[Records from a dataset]
+++++

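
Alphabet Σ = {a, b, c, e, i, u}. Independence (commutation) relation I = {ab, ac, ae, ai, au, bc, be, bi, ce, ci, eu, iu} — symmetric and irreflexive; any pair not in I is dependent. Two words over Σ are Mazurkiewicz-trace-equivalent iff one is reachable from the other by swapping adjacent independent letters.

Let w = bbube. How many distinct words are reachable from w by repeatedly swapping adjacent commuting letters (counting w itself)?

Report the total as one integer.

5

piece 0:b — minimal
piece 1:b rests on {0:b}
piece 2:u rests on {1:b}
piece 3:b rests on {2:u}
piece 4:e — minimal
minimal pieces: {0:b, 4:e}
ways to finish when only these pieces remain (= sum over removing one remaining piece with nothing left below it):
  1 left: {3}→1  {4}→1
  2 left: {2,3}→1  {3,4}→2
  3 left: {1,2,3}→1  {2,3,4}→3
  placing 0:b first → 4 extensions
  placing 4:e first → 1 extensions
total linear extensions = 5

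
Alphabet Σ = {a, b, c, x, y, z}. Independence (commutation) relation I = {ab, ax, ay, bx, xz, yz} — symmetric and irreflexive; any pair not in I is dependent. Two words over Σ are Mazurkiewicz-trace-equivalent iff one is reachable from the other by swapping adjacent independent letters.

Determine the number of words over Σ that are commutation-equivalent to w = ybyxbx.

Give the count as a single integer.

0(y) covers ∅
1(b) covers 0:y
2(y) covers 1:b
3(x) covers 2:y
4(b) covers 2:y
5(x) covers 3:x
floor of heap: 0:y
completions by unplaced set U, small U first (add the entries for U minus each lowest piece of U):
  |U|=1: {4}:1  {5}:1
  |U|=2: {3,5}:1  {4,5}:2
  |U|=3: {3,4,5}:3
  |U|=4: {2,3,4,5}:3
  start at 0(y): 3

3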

+++++

**What is being asked:** Word for word, return each of the entries.

**Answer to this problem:**
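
Alphabet Σ = {a, b, c, e, i, u}. Independence (commutation) relation I = {ab, ac, ae, ai, au, bc, be, bi, ce, ci, eu, iu} — symmetric and irreflexive; any pair not in I is dependent. Two words over Σ are Mazurkiewicz-trace-equivalent iff one is reachable from the other by swapping adjacent independent letters.

Let w = bbube. How many distinct words are reachable from w by repeatedly swapping adjacent commuting letters (counting w itself)?

Report the total as one integer.

5

piece 0:b — minimal
piece 1:b rests on {0:b}
piece 2:u rests on {1:b}
piece 3:b rests on {2:u}
piece 4:e — minimal
minimal pieces: {0:b, 4:e}
ways to finish when only these pieces remain (= sum over removing one remaining piece with nothing left below it):
  1 left: {3}→1  {4}→1
  2 left: {2,3}→1  {3,4}→2
  3 left: {1,2,3}→1  {2,3,4}→3
  placing 0:b first → 4 extensions
  placing 4:e first → 1 extensions
total linear extensions = 5

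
Alphabet Σ = {a, b, c, x, y, z}. Independence (commutation) relation I = {ab, ax, ay, bx, xz, yz} — symmetric and irreflexive; any pair not in I is dependent. Two words over Σ are Mazurkiewicz-trace-equivalent iff one is reachable from the other by swapping adjacent independent letters.

Determine the number of words over Σ that are commutation-equivalent to w = ybyxbx.

Give the count as a single integer.

0(y) covers ∅
1(b) covers 0:y
2(y) covers 1:b
3(x) covers 2:y
4(b) covers 2:y
5(x) covers 3:x
floor of heap: 0:y
completions by unplaced set U, small U first (add the entries for U minus each lowest piece of U):
  |U|=1: {4}:1  {5}:1
  |U|=2: {3,5}:1  {4,5}:2
  |U|=3: {3,4,5}:3
  |U|=4: {2,3,4,5}:3
  start at 0(y): 3

3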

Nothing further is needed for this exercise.